- Task to carry out:
Below is a listing from which only part is wanted; return exactly the lines from the one with "At 340 K a galvanic" up to and including the one with "In the cell".

- Records provided:
━━━━━━━━━━━━━━━━━━━━━━━━━━━━━━

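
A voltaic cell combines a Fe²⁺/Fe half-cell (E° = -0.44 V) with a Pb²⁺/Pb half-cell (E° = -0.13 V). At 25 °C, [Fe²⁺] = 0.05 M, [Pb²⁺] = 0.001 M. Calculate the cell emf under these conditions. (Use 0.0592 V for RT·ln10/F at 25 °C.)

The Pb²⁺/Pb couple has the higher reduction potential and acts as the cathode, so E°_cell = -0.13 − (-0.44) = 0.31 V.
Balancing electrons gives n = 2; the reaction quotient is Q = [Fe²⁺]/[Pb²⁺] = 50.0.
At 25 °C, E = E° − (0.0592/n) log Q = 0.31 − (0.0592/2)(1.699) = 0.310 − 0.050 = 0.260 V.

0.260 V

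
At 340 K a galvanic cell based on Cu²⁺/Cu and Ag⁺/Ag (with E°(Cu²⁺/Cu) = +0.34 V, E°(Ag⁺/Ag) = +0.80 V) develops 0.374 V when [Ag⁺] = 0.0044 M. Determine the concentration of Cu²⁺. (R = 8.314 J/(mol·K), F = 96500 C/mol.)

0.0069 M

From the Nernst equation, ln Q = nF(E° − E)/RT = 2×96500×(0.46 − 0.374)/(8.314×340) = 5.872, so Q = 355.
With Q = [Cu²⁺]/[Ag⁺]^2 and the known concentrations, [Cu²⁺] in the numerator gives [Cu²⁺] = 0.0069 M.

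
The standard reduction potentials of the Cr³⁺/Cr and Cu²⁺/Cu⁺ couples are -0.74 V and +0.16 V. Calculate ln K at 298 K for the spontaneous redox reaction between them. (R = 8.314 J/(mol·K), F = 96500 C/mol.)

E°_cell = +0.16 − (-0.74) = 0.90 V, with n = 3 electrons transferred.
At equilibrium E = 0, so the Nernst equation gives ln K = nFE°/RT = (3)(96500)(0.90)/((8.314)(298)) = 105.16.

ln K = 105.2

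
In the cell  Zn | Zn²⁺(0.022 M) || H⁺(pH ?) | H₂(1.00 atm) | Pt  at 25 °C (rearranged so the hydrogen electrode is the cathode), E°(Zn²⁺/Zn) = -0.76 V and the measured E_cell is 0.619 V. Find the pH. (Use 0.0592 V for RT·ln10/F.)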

━━━━━━━━━━━━━━━━━━━━━━━━━━━━━━

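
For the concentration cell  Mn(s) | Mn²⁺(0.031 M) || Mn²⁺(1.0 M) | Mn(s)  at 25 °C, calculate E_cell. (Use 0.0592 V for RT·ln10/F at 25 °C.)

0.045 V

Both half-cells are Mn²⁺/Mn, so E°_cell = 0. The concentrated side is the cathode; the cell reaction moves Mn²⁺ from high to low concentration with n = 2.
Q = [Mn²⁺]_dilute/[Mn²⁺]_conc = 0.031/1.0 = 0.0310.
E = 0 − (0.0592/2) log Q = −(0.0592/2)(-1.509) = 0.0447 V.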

━━━━━━━━━━━━━━━━━━━━━━━━━━━━━━

- Solution to the problem:
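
At 340 K a galvanic cell based on Cu²⁺/Cu and Ag⁺/Ag (with E°(Cu²⁺/Cu) = +0.34 V, E°(Ag⁺/Ag) = +0.80 V) develops 0.374 V when [Ag⁺] = 0.0044 M. Determine the concentration of Cu²⁺. (R = 8.314 J/(mol·K), F = 96500 C/mol.)

0.0069 M

From the Nernst equation, ln Q = nF(E° − E)/RT = 2×96500×(0.46 − 0.374)/(8.314×340) = 5.872, so Q = 355.
With Q = [Cu²⁺]/[Ag⁺]^2 and the known concentrations, [Cu²⁺] in the numerator gives [Cu²⁺] = 0.0069 M.

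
The standard reduction potentials of the Cr³⁺/Cr and Cu²⁺/Cu⁺ couples are -0.74 V and +0.16 V. Calculate ln K at 298 K for the spontaneous redox reaction between them. (R = 8.314 J/(mol·K), F = 96500 C/mol.)

E°_cell = +0.16 − (-0.74) = 0.90 V, with n = 3 electrons transferred.
At equilibrium E = 0, so the Nernst equation gives ln K = nFE°/RT = (3)(96500)(0.90)/((8.314)(298)) = 105.16.

ln K = 105.2

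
In the cell  Zn | Zn²⁺(0.022 M) || H⁺(pH ?) | H₂(1.00 atm) | Pt  at 25 °C (rearranged so the hydrogen electrode is the cathode), E°(Zn²⁺/Zn) = -0.76 V and the measured E_cell is 0.619 V. Find the pH. (Use 0.0592 V for RT·ln10/F.)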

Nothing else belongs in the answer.